● TASK TO COMPLETE
Set down all of the entries precisely as they were written.

Dataset entries
________

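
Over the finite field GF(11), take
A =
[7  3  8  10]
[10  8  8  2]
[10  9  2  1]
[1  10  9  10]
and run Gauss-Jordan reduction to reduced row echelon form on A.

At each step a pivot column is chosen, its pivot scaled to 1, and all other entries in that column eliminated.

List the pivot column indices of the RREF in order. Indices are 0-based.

step 1: normalize row 0 (÷7) = (1, 2, 9, 3)
  row 1: subtract 10×row0 = (0, 10, 6, 5)
  row 2: subtract 10×row0 = (0, 0, 0, 4)
  row 3: subtract 1×row0 = (0, 8, 0, 7)
step 2: normalize row 1 (÷10) = (0, 1, 5, 6)
  row 0: subtract 2×row1 = (1, 0, 10, 2)
  row 3: subtract 8×row1 = (0, 0, 4, 3)
step 3: exchange rows 2,3
step 3: normalize row 2 (÷4) = (0, 0, 1, 9)
  row 0: subtract 10×row2 = (1, 0, 0, 0)
  row 1: subtract 5×row2 = (0, 1, 0, 5)
step 4: normalize row 3 (÷4) = (0, 0, 0, 1)
  row 1: subtract 5×row3 = (0, 1, 0, 0)
  row 2: subtract 9×row3 = (0, 0, 1, 0)

pivot columns: 0, 1, 2, 3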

________

● TASK RESPONSE
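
Over the finite field GF(11), take
A =
[7  3  8  10]
[10  8  8  2]
[10  9  2  1]
[1  10  9  10]
and run Gauss-Jordan reduction to reduced row echelon form on A.

At each step a pivot column is chosen, its pivot scaled to 1, and all other entries in that column eliminated.

List the pivot column indices of the RREF in order. Indices are 0-based.

step 1: normalize row 0 (÷7) = (1, 2, 9, 3)
  row 1: subtract 10×row0 = (0, 10, 6, 5)
  row 2: subtract 10×row0 = (0, 0, 0, 4)
  row 3: subtract 1×row0 = (0, 8, 0, 7)
step 2: normalize row 1 (÷10) = (0, 1, 5, 6)
  row 0: subtract 2×row1 = (1, 0, 10, 2)
  row 3: subtract 8×row1 = (0, 0, 4, 3)
step 3: exchange rows 2,3
step 3: normalize row 2 (÷4) = (0, 0, 1, 9)
  row 0: subtract 10×row2 = (1, 0, 0, 0)
  row 1: subtract 5×row2 = (0, 1, 0, 5)
step 4: normalize row 3 (÷4) = (0, 0, 0, 1)
  row 1: subtract 5×row3 = (0, 1, 0, 0)
  row 2: subtract 9×row3 = (0, 0, 1, 0)

pivot columns: 0, 1, 2, 3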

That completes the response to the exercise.